*DESCRIPTION OF THE TASK:* For every line in the material, print that line exactly.

*SOURCE RECORDS:*
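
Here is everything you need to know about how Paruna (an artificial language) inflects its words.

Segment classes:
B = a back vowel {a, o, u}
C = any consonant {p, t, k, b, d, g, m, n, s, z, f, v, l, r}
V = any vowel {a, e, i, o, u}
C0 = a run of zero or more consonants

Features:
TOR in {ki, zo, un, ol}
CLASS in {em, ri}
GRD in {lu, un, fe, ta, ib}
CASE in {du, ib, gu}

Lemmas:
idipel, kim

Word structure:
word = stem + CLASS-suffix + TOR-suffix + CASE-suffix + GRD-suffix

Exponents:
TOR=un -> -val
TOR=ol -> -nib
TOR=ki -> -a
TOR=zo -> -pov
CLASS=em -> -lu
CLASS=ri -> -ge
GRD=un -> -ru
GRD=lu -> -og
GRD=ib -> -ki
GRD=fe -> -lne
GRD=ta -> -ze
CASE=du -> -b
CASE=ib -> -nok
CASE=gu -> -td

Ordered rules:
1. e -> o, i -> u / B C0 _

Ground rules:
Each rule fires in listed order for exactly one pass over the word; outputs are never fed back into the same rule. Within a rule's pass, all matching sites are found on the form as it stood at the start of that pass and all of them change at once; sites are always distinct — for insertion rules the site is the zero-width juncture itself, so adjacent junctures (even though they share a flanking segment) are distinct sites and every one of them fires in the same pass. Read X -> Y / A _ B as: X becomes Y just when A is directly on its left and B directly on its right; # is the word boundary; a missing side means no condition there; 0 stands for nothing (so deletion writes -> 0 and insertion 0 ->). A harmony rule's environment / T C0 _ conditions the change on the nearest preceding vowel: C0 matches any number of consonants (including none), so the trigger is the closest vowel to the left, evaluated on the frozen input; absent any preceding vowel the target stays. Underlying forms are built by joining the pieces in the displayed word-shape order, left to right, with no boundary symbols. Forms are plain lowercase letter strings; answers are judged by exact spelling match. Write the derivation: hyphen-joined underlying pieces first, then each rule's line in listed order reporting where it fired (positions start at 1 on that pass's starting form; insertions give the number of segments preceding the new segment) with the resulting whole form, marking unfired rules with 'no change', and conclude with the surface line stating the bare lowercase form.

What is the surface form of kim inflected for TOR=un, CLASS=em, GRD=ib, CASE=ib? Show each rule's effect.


underlying: kim-lu-val-nok-ki
1. e -> o, i -> u / B C0 _: fires at position(s) 13: kimluvalnokku
surface: kimluvalnokku


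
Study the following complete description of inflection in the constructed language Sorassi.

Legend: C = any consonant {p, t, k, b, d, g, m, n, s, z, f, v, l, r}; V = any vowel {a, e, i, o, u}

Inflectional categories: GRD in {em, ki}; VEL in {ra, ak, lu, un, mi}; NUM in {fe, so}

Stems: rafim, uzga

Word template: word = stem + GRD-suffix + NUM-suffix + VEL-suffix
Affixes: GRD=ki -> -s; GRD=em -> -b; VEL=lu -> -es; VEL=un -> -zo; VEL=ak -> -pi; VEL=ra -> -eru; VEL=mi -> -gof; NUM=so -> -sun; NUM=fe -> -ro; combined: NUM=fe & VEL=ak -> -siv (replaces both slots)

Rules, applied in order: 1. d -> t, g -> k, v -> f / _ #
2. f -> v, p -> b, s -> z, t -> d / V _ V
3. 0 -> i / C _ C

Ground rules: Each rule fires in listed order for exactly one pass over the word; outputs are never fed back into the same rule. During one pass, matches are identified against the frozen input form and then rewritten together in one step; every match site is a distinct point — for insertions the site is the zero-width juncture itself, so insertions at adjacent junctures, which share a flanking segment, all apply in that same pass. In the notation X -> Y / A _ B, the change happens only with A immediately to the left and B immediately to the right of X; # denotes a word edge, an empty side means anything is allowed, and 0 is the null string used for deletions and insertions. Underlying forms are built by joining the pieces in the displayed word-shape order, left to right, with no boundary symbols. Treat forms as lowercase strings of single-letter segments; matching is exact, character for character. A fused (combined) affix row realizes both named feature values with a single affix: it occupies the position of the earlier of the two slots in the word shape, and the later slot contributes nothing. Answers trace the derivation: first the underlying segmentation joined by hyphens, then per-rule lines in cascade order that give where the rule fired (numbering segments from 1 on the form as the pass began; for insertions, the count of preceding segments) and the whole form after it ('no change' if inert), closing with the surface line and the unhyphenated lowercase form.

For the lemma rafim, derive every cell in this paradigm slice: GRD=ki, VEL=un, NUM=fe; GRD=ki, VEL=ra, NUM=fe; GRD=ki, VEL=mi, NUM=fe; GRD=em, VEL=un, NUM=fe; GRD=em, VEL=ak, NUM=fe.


cell GRD=ki, VEL=un, NUM=fe:
underlying: rafim-s-ro-zo
1. d -> t, g -> k, v -> f / _ #: no change
2. f -> v, p -> b, s -> z, t -> d / V _ V: fires at position(s) 3: ravimsrozo
3. 0 -> i / C _ C: inserts after position(s) 5, 6: ravimisirozo
surface: ravimisirozo

cell GRD=ki, VEL=ra, NUM=fe:
underlying: rafim-s-ro-eru
1. d -> t, g -> k, v -> f / _ #: no change
2. f -> v, p -> b, s -> z, t -> d / V _ V: fires at position(s) 3: ravimsroeru
3. 0 -> i / C _ C: inserts after position(s) 5, 6: ravimisiroeru
surface: ravimisiroeru

cell GRD=ki, VEL=mi, NUM=fe:
underlying: rafim-s-ro-gof
1. d -> t, g -> k, v -> f / _ #: no change
2. f -> v, p -> b, s -> z, t -> d / V _ V: fires at position(s) 3: ravimsrogof
3. 0 -> i / C _ C: inserts after position(s) 5, 6: ravimisirogof
surface: ravimisirogof

cell GRD=em, VEL=un, NUM=fe:
underlying: rafim-b-ro-zo
1. d -> t, g -> k, v -> f / _ #: no change
2. f -> v, p -> b, s -> z, t -> d / V _ V: fires at position(s) 3: ravimbrozo
3. 0 -> i / C _ C: inserts after position(s) 5, 6: ravimibirozo
surface: ravimibirozo

cell GRD=em, VEL=ak, NUM=fe:
underlying: rafim-b-siv
1. d -> t, g -> k, v -> f / _ #: fires at position(s) 9: rafimbsif
2. f -> v, p -> b, s -> z, t -> d / V _ V: fires at position(s) 3: ravimbsif
3. 0 -> i / C _ C: inserts after position(s) 5, 6: ravimibisif
surface: ravimibisif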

*RESULT:*
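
Here is everything you need to know about how Paruna (an artificial language) inflects its words.

Segment classes:
B = a back vowel {a, o, u}
C = any consonant {p, t, k, b, d, g, m, n, s, z, f, v, l, r}
V = any vowel {a, e, i, o, u}
C0 = a run of zero or more consonants

Features:
TOR in {ki, zo, un, ol}
CLASS in {em, ri}
GRD in {lu, un, fe, ta, ib}
CASE in {du, ib, gu}

Lemmas:
idipel, kim

Word structure:
word = stem + CLASS-suffix + TOR-suffix + CASE-suffix + GRD-suffix

Exponents:
TOR=un -> -val
TOR=ol -> -nib
TOR=ki -> -a
TOR=zo -> -pov
CLASS=em -> -lu
CLASS=ri -> -ge
GRD=un -> -ru
GRD=lu -> -og
GRD=ib -> -ki
GRD=fe -> -lne
GRD=ta -> -ze
CASE=du -> -b
CASE=ib -> -nok
CASE=gu -> -td

Ordered rules:
1. e -> o, i -> u / B C0 _

Ground rules:
Each rule fires in listed order for exactly one pass over the word; outputs are never fed back into the same rule. Within a rule's pass, all matching sites are found on the form as it stood at the start of that pass and all of them change at once; sites are always distinct — for insertion rules the site is the zero-width juncture itself, so adjacent junctures (even though they share a flanking segment) are distinct sites and every one of them fires in the same pass. Read X -> Y / A _ B as: X becomes Y just when A is directly on its left and B directly on its right; # is the word boundary; a missing side means no condition there; 0 stands for nothing (so deletion writes -> 0 and insertion 0 ->). A harmony rule's environment / T C0 _ conditions the change on the nearest preceding vowel: C0 matches any number of consonants (including none), so the trigger is the closest vowel to the left, evaluated on the frozen input; absent any preceding vowel the target stays. Underlying forms are built by joining the pieces in the displayed word-shape order, left to right, with no boundary symbols. Forms are plain lowercase letter strings; answers are judged by exact spelling match. Write the derivation: hyphen-joined underlying pieces first, then each rule's line in listed order reporting where it fired (positions start at 1 on that pass's starting form; insertions give the number of segments preceding the new segment) with the resulting whole form, marking unfired rules with 'no change', and conclude with the surface line stating the bare lowercase form.

What is the surface form of kim inflected for TOR=un, CLASS=em, GRD=ib, CASE=ib? Show each rule's effect.


underlying: kim-lu-val-nok-ki
1. e -> o, i -> u / B C0 _: fires at position(s) 13: kimluvalnokku
surface: kimluvalnokku


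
Study the following complete description of inflection in the constructed language Sorassi.

Legend: C = any consonant {p, t, k, b, d, g, m, n, s, z, f, v, l, r}; V = any vowel {a, e, i, o, u}

Inflectional categories: GRD in {em, ki}; VEL in {ra, ak, lu, un, mi}; NUM in {fe, so}

Stems: rafim, uzga

Word template: word = stem + GRD-suffix + NUM-suffix + VEL-suffix
Affixes: GRD=ki -> -s; GRD=em -> -b; VEL=lu -> -es; VEL=un -> -zo; VEL=ak -> -pi; VEL=ra -> -eru; VEL=mi -> -gof; NUM=so -> -sun; NUM=fe -> -ro; combined: NUM=fe & VEL=ak -> -siv (replaces both slots)

Rules, applied in order: 1. d -> t, g -> k, v -> f / _ #
2. f -> v, p -> b, s -> z, t -> d / V _ V
3. 0 -> i / C _ C

Ground rules: Each rule fires in listed order for exactly one pass over the word; outputs are never fed back into the same rule. During one pass, matches are identified against the frozen input form and then rewritten together in one step; every match site is a distinct point — for insertions the site is the zero-width juncture itself, so insertions at adjacent junctures, which share a flanking segment, all apply in that same pass. In the notation X -> Y / A _ B, the change happens only with A immediately to the left and B immediately to the right of X; # denotes a word edge, an empty side means anything is allowed, and 0 is the null string used for deletions and insertions. Underlying forms are built by joining the pieces in the displayed word-shape order, left to right, with no boundary symbols. Treat forms as lowercase strings of single-letter segments; matching is exact, character for character. A fused (combined) affix row realizes both named feature values with a single affix: it occupies the position of the earlier of the two slots in the word shape, and the later slot contributes nothing. Answers trace the derivation: first the underlying segmentation joined by hyphens, then per-rule lines in cascade order that give where the rule fired (numbering segments from 1 on the form as the pass began; for insertions, the count of preceding segments) and the whole form after it ('no change' if inert), closing with the surface line and the unhyphenated lowercase form.

For the lemma rafim, derive every cell in this paradigm slice: GRD=ki, VEL=un, NUM=fe; GRD=ki, VEL=ra, NUM=fe; GRD=ki, VEL=mi, NUM=fe; GRD=em, VEL=un, NUM=fe; GRD=em, VEL=ak, NUM=fe.


cell GRD=ki, VEL=un, NUM=fe:
underlying: rafim-s-ro-zo
1. d -> t, g -> k, v -> f / _ #: no change
2. f -> v, p -> b, s -> z, t -> d / V _ V: fires at position(s) 3: ravimsrozo
3. 0 -> i / C _ C: inserts after position(s) 5, 6: ravimisirozo
surface: ravimisirozo

cell GRD=ki, VEL=ra, NUM=fe:
underlying: rafim-s-ro-eru
1. d -> t, g -> k, v -> f / _ #: no change
2. f -> v, p -> b, s -> z, t -> d / V _ V: fires at position(s) 3: ravimsroeru
3. 0 -> i / C _ C: inserts after position(s) 5, 6: ravimisiroeru
surface: ravimisiroeru

cell GRD=ki, VEL=mi, NUM=fe:
underlying: rafim-s-ro-gof
1. d -> t, g -> k, v -> f / _ #: no change
2. f -> v, p -> b, s -> z, t -> d / V _ V: fires at position(s) 3: ravimsrogof
3. 0 -> i / C _ C: inserts after position(s) 5, 6: ravimisirogof
surface: ravimisirogof

cell GRD=em, VEL=un, NUM=fe:
underlying: rafim-b-ro-zo
1. d -> t, g -> k, v -> f / _ #: no change
2. f -> v, p -> b, s -> z, t -> d / V _ V: fires at position(s) 3: ravimbrozo
3. 0 -> i / C _ C: inserts after position(s) 5, 6: ravimibirozo
surface: ravimibirozo

cell GRD=em, VEL=ak, NUM=fe:
underlying: rafim-b-siv
1. d -> t, g -> k, v -> f / _ #: fires at position(s) 9: rafimbsif
2. f -> v, p -> b, s -> z, t -> d / V _ V: fires at position(s) 3: ravimbsif
3. 0 -> i / C _ C: inserts after position(s) 5, 6: ravimibisif
surface: ravimibisif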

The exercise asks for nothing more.